-- Records to process follows --

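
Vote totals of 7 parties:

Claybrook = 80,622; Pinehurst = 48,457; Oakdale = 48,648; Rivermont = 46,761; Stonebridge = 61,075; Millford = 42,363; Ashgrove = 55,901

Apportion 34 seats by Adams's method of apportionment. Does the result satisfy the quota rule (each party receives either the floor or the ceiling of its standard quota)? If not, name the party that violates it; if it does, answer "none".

Standard quotas: Claybrook 7.142, Pinehurst 4.292, Oakdale 4.309, Rivermont 4.142, Stonebridge 5.410, Millford 3.753, Ashgrove 4.952.
Adams allocation: Claybrook 7, Pinehurst 4, Oakdale 4, Rivermont 4, Stonebridge 6, Millford 4, Ashgrove 5.
Every allocation lies between the lower and upper quota.

none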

-- Records to process concluded --

Assignment —
Word for word, output the records that appear above.

Written reply —
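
Vote totals of 7 parties:

Claybrook = 80,622; Pinehurst = 48,457; Oakdale = 48,648; Rivermont = 46,761; Stonebridge = 61,075; Millford = 42,363; Ashgrove = 55,901

Apportion 34 seats by Adams's method of apportionment. Does the result satisfy the quota rule (each party receives either the floor or the ceiling of its standard quota)? If not, name the party that violates it; if it does, answer "none".

Standard quotas: Claybrook 7.142, Pinehurst 4.292, Oakdale 4.309, Rivermont 4.142, Stonebridge 5.410, Millford 3.753, Ashgrove 4.952.
Adams allocation: Claybrook 7, Pinehurst 4, Oakdale 4, Rivermont 4, Stonebridge 6, Millford 4, Ashgrove 5.
Every allocation lies between the lower and upper quota.

none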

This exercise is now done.